[Stored records]
....................

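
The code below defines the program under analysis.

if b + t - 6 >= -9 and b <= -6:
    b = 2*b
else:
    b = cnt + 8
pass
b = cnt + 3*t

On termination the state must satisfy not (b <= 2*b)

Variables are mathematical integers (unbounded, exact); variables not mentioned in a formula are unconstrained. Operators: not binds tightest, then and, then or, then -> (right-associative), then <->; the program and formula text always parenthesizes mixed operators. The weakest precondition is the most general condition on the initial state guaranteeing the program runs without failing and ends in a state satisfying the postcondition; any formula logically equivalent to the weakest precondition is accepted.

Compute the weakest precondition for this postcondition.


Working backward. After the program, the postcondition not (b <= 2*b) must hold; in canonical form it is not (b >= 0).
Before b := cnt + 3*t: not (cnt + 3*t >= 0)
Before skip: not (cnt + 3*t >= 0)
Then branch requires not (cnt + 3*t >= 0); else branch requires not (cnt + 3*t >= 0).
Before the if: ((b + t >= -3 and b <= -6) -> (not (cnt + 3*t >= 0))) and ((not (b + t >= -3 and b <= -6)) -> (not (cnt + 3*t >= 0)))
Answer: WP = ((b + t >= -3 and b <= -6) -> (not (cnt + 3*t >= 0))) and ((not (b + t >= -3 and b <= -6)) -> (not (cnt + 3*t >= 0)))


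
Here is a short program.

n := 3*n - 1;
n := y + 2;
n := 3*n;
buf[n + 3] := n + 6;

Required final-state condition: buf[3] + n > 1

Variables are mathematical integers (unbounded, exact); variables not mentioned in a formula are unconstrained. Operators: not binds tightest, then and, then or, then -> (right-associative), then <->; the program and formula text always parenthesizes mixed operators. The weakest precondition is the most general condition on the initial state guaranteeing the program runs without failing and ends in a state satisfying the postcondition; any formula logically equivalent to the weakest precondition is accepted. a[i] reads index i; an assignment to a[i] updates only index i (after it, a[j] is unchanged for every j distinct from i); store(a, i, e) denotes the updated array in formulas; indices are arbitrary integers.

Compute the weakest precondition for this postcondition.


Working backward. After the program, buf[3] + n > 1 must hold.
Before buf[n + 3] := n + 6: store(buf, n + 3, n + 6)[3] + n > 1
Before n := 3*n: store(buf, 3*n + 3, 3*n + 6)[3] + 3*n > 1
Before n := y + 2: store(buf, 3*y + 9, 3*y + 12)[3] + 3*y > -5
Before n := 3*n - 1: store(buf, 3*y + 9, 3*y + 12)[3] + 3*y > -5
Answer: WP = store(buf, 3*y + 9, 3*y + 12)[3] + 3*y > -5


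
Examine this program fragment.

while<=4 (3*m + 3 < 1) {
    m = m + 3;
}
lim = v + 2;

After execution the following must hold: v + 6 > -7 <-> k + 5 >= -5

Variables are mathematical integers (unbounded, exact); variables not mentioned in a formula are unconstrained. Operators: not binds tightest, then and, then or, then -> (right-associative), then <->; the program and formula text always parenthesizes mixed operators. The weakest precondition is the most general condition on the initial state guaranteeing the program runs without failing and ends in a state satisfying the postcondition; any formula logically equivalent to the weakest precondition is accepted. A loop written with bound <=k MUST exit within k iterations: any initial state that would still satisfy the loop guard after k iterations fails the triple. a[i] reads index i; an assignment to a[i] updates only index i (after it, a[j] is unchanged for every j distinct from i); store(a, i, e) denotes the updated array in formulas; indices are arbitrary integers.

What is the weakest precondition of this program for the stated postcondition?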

....................

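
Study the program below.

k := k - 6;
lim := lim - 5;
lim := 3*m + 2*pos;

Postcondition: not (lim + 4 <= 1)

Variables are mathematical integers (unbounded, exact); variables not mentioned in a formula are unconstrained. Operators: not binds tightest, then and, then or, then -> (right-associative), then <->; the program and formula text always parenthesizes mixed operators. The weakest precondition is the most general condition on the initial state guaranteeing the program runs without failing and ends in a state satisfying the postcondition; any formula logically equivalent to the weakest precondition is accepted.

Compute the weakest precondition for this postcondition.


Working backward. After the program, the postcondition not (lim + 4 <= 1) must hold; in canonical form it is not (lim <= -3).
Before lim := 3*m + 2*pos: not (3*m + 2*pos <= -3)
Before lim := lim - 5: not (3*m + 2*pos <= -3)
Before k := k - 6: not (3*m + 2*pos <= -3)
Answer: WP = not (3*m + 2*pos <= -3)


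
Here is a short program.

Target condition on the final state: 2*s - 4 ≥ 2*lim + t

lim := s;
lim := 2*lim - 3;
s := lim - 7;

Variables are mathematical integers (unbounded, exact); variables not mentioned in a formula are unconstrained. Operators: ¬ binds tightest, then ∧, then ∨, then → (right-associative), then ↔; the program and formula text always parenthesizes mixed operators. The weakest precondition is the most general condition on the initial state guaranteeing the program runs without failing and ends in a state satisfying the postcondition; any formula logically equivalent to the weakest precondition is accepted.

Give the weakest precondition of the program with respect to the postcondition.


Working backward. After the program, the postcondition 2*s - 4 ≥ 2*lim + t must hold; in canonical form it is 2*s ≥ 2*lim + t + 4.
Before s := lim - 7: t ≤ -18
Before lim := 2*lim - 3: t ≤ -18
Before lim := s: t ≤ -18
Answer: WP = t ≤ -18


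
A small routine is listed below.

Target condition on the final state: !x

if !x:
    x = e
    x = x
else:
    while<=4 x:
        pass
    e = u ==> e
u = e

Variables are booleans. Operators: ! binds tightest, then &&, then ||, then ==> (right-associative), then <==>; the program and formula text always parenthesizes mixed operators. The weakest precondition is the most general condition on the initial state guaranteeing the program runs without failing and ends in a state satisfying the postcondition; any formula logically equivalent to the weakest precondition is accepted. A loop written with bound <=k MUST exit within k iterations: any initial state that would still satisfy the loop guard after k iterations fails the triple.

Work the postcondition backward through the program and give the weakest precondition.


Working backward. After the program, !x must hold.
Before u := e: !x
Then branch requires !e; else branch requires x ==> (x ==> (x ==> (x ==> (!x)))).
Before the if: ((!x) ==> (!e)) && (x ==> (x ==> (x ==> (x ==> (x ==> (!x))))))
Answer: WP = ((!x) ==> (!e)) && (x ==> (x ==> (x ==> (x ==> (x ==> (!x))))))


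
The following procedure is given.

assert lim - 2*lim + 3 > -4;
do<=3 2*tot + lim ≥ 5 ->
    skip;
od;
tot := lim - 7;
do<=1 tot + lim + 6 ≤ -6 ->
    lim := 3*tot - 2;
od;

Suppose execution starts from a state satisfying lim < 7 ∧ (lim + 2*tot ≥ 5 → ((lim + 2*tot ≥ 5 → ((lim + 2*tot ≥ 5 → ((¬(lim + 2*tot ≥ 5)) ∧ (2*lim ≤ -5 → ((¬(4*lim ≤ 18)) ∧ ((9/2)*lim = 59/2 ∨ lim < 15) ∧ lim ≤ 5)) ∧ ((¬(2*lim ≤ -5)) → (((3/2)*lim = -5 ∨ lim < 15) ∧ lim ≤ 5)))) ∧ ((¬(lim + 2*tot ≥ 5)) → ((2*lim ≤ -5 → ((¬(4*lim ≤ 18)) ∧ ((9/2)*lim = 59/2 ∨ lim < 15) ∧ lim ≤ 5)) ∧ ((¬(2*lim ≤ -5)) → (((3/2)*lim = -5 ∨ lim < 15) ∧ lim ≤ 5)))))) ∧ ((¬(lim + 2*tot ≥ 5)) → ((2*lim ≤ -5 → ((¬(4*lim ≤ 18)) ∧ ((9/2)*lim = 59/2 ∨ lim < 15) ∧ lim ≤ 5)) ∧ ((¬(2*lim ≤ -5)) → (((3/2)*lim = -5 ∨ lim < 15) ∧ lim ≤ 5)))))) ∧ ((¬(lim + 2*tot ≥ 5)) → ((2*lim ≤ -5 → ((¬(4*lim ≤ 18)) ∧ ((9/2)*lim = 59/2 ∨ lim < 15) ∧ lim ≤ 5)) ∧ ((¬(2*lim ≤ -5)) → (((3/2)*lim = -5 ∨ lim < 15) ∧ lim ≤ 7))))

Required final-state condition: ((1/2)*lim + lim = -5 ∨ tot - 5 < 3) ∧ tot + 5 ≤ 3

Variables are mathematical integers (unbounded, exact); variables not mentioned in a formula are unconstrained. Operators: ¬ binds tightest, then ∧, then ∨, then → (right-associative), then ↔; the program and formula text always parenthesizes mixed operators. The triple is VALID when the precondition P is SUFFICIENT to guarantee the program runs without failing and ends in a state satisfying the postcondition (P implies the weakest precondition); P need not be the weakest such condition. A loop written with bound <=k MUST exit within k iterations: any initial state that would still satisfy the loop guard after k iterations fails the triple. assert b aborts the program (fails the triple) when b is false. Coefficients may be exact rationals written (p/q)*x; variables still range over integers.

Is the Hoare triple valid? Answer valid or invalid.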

....................

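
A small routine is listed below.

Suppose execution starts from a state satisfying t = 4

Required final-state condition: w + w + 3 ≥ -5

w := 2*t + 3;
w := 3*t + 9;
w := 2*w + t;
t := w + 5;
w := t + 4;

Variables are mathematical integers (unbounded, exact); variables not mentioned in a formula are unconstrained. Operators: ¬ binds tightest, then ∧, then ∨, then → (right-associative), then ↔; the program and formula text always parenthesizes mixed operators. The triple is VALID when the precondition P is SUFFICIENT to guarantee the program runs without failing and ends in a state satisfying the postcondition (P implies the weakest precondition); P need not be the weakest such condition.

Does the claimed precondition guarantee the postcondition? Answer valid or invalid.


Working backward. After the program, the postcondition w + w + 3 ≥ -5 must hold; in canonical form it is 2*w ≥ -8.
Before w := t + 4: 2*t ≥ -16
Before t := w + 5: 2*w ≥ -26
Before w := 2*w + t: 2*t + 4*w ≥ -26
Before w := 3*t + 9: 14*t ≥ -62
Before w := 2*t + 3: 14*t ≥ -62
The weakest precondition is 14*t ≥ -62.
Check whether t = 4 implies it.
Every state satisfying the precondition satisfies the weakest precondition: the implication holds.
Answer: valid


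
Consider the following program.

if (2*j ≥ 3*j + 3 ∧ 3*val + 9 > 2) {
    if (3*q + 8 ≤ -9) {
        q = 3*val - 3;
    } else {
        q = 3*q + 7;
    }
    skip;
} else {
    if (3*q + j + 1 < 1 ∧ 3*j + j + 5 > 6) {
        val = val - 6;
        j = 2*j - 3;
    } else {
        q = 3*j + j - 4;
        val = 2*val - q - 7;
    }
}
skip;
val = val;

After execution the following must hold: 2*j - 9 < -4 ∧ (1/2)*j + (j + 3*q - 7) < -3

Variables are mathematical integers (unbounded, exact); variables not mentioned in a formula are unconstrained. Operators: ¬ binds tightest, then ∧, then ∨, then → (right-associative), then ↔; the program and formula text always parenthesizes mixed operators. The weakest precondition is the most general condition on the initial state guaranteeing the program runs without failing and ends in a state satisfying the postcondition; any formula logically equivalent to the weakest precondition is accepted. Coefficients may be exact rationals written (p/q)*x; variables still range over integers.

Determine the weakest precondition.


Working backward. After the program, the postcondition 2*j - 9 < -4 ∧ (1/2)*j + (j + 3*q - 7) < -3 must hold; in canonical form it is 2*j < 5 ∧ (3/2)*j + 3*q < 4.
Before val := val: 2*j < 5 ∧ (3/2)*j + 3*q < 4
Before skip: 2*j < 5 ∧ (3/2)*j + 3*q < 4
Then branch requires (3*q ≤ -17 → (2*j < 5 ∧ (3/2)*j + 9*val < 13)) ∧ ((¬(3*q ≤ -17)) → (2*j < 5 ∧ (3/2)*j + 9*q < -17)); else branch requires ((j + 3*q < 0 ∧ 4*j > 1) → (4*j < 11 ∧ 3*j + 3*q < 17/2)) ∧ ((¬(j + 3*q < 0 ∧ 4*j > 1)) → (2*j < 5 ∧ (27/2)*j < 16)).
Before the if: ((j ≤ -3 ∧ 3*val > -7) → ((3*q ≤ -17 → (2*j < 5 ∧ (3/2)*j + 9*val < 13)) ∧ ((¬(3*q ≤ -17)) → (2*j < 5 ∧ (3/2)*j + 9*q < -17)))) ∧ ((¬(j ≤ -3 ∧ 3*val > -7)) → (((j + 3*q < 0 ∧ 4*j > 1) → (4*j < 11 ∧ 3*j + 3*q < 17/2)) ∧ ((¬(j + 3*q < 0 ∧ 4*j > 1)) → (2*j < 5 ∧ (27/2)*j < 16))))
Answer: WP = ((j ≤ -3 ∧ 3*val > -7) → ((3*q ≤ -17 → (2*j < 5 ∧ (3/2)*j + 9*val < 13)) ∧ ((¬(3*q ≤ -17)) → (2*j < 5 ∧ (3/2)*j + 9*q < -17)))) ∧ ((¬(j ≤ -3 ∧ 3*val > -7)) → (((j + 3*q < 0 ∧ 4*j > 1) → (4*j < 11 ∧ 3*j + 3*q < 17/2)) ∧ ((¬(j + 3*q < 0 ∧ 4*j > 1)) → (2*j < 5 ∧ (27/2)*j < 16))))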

....................

→ **Work to complete**
From the data above, return every line from the line that has "b = cnt + 3*t" up to and including the line that has "Required final-state condition: buf[3]", exactly.

→ **Solution to the problem**
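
b = cnt + 3*t

On termination the state must satisfy not (b <= 2*b)

Variables are mathematical integers (unbounded, exact); variables not mentioned in a formula are unconstrained. Operators: not binds tightest, then and, then or, then -> (right-associative), then <->; the program and formula text always parenthesizes mixed operators. The weakest precondition is the most general condition on the initial state guaranteeing the program runs without failing and ends in a state satisfying the postcondition; any formula logically equivalent to the weakest precondition is accepted.

Compute the weakest precondition for this postcondition.


Working backward. After the program, the postcondition not (b <= 2*b) must hold; in canonical form it is not (b >= 0).
Before b := cnt + 3*t: not (cnt + 3*t >= 0)
Before skip: not (cnt + 3*t >= 0)
Then branch requires not (cnt + 3*t >= 0); else branch requires not (cnt + 3*t >= 0).
Before the if: ((b + t >= -3 and b <= -6) -> (not (cnt + 3*t >= 0))) and ((not (b + t >= -3 and b <= -6)) -> (not (cnt + 3*t >= 0)))
Answer: WP = ((b + t >= -3 and b <= -6) -> (not (cnt + 3*t >= 0))) and ((not (b + t >= -3 and b <= -6)) -> (not (cnt + 3*t >= 0)))


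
Here is a short program.

n := 3*n - 1;
n := y + 2;
n := 3*n;
buf[n + 3] := n + 6;

Required final-state condition: buf[3] + n > 1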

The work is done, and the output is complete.